Each line of the data that includes "Start" must be copied.

Saved data entries:
┌──
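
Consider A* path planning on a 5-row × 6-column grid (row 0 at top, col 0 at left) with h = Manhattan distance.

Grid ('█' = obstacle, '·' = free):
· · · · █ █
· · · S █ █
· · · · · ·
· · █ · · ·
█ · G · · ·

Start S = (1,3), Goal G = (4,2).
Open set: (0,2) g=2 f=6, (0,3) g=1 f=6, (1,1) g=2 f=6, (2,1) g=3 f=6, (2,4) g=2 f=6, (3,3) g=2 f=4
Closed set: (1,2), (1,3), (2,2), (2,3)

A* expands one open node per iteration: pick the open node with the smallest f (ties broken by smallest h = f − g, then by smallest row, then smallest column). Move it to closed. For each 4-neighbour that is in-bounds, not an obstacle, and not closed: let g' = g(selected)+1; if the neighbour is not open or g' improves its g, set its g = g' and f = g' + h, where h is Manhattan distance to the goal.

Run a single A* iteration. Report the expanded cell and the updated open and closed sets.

expanded=(3,3); open=[(0,2) g=2 f=6, (0,3) g=1 f=6, (1,1) g=2 f=6, (2,1) g=3 f=6, (2,4) g=2 f=6, (3,4) g=3 f=6, (4,3) g=3 f=4]; closed=[(1,2), (1,3), (2,2), (2,3), (3,3)]

step 1: expand (3,3) (f=4, h=2) → closed; open now [(0,2) g=2 f=6, (0,3) g=1 f=6, (1,1) g=2 f=6, (2,1) g=3 f=6, (2,4) g=2 f=6, (3,4) g=3 f=6, (4,3) g=3 f=4]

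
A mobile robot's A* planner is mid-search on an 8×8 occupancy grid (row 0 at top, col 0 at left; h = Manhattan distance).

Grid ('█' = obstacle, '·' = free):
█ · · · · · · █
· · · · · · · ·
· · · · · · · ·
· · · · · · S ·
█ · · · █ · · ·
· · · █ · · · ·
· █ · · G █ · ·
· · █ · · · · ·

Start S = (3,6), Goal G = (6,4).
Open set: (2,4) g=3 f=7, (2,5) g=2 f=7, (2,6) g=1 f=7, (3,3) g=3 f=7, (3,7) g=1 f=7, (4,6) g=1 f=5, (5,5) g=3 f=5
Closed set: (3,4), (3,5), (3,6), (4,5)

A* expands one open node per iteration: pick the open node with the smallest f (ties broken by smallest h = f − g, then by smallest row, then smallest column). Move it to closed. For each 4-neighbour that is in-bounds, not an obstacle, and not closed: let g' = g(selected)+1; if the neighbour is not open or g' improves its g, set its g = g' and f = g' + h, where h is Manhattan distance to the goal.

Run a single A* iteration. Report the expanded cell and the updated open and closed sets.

expanded=(5,5); open=[(2,4) g=3 f=7, (2,5) g=2 f=7, (2,6) g=1 f=7, (3,3) g=3 f=7, (3,7) g=1 f=7, (4,6) g=1 f=5, (5,4) g=4 f=5, (5,6) g=4 f=7]; closed=[(3,4), (3,5), (3,6), (4,5), (5,5)]

step 1: expand (5,5) (f=5, h=2) → closed; open now [(2,4) g=3 f=7, (2,5) g=2 f=7, (2,6) g=1 f=7, (3,3) g=3 f=7, (3,7) g=1 f=7, (4,6) g=1 f=5, (5,4) g=4 f=5, (5,6) g=4 f=7]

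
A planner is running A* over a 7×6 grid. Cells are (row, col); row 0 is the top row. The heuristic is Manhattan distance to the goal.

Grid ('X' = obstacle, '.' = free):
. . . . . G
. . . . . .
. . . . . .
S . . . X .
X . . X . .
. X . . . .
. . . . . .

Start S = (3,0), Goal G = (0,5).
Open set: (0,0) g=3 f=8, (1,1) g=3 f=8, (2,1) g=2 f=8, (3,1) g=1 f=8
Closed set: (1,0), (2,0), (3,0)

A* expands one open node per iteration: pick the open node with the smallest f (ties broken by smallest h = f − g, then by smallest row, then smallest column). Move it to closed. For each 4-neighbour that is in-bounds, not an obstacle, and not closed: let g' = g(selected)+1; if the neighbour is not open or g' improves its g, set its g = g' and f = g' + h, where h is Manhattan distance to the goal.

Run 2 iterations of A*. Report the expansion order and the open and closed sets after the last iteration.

step 1: expand (0,0) (f=8, h=5) → closed; open now [(0,1) g=4 f=8, (1,1) g=3 f=8, (2,1) g=2 f=8, (3,1) g=1 f=8]
step 2: expand (0,1) (f=8, h=4) → closed; open now [(0,2) g=5 f=8, (1,1) g=3 f=8, (2,1) g=2 f=8, (3,1) g=1 f=8]

order=[(0,0) → (0,1)]; open=[(0,2) g=5 f=8, (1,1) g=3 f=8, (2,1) g=2 f=8, (3,1) g=1 f=8]; closed=[(0,0), (0,1), (1,0), (2,0), (3,0)]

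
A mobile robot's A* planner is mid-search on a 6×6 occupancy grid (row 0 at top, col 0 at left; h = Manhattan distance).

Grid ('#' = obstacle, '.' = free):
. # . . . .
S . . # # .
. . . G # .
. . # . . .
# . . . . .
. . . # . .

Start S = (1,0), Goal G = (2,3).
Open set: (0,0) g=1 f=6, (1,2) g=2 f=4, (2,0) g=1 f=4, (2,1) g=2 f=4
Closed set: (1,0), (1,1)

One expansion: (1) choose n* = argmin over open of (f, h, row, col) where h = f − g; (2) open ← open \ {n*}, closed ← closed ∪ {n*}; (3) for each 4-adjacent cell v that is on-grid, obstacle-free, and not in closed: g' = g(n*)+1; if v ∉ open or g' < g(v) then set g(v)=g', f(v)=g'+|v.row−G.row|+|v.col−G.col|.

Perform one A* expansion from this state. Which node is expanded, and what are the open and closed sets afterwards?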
└──
Solution to this exercise >>
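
Start S = (1,3), Goal G = (4,2).
Start S = (3,6), Goal G = (6,4).
Start S = (3,0), Goal G = (0,5).
Start S = (1,0), Goal G = (2,3).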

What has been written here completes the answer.